-- The input follows --
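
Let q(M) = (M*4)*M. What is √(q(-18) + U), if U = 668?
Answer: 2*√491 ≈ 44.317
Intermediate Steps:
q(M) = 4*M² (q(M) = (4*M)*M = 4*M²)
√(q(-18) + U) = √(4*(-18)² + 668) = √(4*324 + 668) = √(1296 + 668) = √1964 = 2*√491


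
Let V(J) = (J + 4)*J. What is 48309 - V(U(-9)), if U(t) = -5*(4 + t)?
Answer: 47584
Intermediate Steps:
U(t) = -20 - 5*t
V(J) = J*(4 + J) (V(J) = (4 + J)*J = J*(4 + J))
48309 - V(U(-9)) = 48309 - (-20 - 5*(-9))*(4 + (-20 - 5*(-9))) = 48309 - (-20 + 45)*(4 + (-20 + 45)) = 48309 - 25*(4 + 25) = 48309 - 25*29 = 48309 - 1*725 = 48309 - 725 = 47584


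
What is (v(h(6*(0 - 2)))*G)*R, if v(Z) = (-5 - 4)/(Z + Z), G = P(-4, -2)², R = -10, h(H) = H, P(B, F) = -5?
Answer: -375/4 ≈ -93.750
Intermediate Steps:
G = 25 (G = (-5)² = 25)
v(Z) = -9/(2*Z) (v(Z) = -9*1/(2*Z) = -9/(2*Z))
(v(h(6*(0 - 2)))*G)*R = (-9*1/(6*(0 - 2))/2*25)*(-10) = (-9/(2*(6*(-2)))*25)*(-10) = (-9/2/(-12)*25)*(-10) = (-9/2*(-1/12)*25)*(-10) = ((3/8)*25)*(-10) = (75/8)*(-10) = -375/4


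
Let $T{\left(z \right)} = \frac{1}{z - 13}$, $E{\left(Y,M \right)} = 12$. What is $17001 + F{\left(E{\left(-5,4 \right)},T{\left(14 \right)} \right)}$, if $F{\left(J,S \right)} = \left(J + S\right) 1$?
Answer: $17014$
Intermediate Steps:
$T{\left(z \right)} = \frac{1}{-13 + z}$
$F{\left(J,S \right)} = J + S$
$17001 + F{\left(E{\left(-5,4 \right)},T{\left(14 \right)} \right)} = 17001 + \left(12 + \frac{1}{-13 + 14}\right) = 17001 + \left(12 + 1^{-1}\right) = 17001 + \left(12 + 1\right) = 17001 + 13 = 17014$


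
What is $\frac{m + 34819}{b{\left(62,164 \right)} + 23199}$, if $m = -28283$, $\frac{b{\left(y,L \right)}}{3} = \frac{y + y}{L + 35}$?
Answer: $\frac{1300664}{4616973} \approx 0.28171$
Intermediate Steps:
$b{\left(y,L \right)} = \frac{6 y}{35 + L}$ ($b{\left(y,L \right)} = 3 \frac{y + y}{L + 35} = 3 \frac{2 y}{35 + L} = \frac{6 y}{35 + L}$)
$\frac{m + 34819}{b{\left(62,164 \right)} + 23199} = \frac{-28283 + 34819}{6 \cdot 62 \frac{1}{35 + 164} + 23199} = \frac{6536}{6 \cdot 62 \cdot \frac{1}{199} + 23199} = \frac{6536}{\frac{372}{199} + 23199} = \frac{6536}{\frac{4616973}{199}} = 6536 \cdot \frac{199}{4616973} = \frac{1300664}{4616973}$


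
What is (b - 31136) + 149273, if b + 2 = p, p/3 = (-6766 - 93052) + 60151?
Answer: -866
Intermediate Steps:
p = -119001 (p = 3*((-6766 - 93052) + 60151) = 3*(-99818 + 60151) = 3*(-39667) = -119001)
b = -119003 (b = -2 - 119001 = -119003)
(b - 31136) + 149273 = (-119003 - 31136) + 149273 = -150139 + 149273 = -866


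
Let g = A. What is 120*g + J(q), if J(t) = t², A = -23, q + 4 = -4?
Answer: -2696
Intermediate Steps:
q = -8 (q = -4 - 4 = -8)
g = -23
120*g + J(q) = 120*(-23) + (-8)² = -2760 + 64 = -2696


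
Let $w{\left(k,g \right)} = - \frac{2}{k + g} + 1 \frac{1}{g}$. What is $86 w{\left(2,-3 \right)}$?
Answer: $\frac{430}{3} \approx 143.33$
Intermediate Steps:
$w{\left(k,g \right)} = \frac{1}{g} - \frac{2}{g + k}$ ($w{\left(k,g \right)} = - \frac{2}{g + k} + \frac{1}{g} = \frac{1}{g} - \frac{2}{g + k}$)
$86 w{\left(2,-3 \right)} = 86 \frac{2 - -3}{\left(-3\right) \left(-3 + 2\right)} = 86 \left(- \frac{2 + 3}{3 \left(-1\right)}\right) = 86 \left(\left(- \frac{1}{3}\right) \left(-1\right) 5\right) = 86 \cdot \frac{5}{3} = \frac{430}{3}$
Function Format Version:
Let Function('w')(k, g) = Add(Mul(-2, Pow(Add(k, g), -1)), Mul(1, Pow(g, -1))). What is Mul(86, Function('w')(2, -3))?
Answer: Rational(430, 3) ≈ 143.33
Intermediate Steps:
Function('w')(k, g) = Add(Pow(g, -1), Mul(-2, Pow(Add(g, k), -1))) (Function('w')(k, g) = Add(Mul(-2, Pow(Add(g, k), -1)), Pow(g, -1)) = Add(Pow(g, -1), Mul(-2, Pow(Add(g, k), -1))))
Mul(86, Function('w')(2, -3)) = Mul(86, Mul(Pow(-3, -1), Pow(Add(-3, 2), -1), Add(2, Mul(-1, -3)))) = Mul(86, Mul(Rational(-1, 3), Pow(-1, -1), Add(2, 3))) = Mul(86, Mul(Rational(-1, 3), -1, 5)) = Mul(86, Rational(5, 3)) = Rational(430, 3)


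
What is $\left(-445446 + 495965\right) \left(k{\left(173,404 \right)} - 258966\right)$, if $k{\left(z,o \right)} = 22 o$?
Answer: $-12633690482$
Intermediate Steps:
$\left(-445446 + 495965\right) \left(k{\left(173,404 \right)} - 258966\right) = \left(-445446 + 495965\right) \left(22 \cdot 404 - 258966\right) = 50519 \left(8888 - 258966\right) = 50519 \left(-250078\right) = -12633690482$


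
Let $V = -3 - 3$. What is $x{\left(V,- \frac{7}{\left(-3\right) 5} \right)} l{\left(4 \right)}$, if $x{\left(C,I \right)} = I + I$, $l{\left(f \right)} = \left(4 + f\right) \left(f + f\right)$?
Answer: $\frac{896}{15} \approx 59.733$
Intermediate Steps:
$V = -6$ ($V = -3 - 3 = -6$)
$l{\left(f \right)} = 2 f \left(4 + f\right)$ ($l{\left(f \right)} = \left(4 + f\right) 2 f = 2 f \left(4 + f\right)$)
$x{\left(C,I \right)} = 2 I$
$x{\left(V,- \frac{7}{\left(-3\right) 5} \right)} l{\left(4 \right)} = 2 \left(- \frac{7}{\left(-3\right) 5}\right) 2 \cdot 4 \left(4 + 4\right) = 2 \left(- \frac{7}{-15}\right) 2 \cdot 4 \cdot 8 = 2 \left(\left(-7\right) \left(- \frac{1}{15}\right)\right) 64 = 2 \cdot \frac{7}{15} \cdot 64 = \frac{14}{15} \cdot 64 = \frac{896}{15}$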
-- The input concluded --
-- The input follows --
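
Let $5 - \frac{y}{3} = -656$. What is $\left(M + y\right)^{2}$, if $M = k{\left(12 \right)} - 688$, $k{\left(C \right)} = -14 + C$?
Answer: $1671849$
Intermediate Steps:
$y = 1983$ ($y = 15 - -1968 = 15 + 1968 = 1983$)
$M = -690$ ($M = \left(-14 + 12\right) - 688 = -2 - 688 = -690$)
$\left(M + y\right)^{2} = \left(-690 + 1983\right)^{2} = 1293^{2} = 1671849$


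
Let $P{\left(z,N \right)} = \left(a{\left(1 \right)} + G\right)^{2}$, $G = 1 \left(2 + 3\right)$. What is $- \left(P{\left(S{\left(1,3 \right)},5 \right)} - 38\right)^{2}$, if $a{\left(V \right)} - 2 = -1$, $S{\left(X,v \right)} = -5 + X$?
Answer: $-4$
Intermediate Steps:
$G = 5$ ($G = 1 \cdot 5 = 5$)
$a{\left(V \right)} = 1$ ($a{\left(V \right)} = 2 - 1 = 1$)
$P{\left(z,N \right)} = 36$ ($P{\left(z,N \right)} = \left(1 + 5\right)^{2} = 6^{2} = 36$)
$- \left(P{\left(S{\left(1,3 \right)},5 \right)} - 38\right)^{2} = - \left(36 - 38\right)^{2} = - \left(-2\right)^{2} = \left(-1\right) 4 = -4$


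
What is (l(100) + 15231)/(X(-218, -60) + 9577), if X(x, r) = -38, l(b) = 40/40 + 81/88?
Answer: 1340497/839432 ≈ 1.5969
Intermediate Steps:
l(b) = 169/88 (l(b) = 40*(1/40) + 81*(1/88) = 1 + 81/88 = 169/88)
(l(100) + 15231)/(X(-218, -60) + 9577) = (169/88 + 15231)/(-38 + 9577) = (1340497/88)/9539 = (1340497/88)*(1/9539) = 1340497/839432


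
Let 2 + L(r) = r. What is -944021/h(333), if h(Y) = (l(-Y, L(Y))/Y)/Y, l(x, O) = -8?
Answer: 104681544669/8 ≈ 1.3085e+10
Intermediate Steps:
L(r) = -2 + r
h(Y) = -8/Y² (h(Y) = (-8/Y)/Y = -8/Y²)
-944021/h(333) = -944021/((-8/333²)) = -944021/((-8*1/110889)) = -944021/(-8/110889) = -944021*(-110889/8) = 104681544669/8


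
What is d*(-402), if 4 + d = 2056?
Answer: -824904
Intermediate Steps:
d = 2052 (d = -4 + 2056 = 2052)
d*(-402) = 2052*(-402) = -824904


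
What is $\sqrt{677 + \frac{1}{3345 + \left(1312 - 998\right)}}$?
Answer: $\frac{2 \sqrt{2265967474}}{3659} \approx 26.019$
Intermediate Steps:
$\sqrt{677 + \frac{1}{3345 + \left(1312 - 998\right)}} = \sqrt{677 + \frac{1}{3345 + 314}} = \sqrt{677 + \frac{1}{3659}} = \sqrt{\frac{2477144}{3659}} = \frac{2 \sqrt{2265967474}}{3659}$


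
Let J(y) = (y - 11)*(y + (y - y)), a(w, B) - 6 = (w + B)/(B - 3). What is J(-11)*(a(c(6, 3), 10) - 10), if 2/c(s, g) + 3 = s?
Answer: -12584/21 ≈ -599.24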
-- The input concluded --
▶ The problem:
Start with the line above that contains "Answer: 2*√491 ≈ 44.317" and end with the line that contains "12$. What is". Write out those lines exactly, and only those.

▶ Exercise output:
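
Answer: 2*√491 ≈ 44.317
Intermediate Steps:
q(M) = 4*M² (q(M) = (4*M)*M = 4*M²)
√(q(-18) + U) = √(4*(-18)² + 668) = √(4*324 + 668) = √(1296 + 668) = √1964 = 2*√491


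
Let V(J) = (J + 4)*J. What is 48309 - V(U(-9)), if U(t) = -5*(4 + t)?
Answer: 47584
Intermediate Steps:
U(t) = -20 - 5*t
V(J) = J*(4 + J) (V(J) = (4 + J)*J = J*(4 + J))
48309 - V(U(-9)) = 48309 - (-20 - 5*(-9))*(4 + (-20 - 5*(-9))) = 48309 - (-20 + 45)*(4 + (-20 + 45)) = 48309 - 25*(4 + 25) = 48309 - 25*29 = 48309 - 1*725 = 48309 - 725 = 47584


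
What is (v(h(6*(0 - 2)))*G)*R, if v(Z) = (-5 - 4)/(Z + Z), G = P(-4, -2)², R = -10, h(H) = H, P(B, F) = -5?
Answer: -375/4 ≈ -93.750
Intermediate Steps:
G = 25 (G = (-5)² = 25)
v(Z) = -9/(2*Z) (v(Z) = -9*1/(2*Z) = -9/(2*Z))
(v(h(6*(0 - 2)))*G)*R = (-9*1/(6*(0 - 2))/2*25)*(-10) = (-9/(2*(6*(-2)))*25)*(-10) = (-9/2/(-12)*25)*(-10) = (-9/2*(-1/12)*25)*(-10) = ((3/8)*25)*(-10) = (75/8)*(-10) = -375/4


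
Let $T{\left(z \right)} = \frac{1}{z - 13}$, $E{\left(Y,M \right)} = 12$. What is $17001 + F{\left(E{\left(-5,4 \right)},T{\left(14 \right)} \right)}$, if $F{\left(J,S \right)} = \left(J + S\right) 1$?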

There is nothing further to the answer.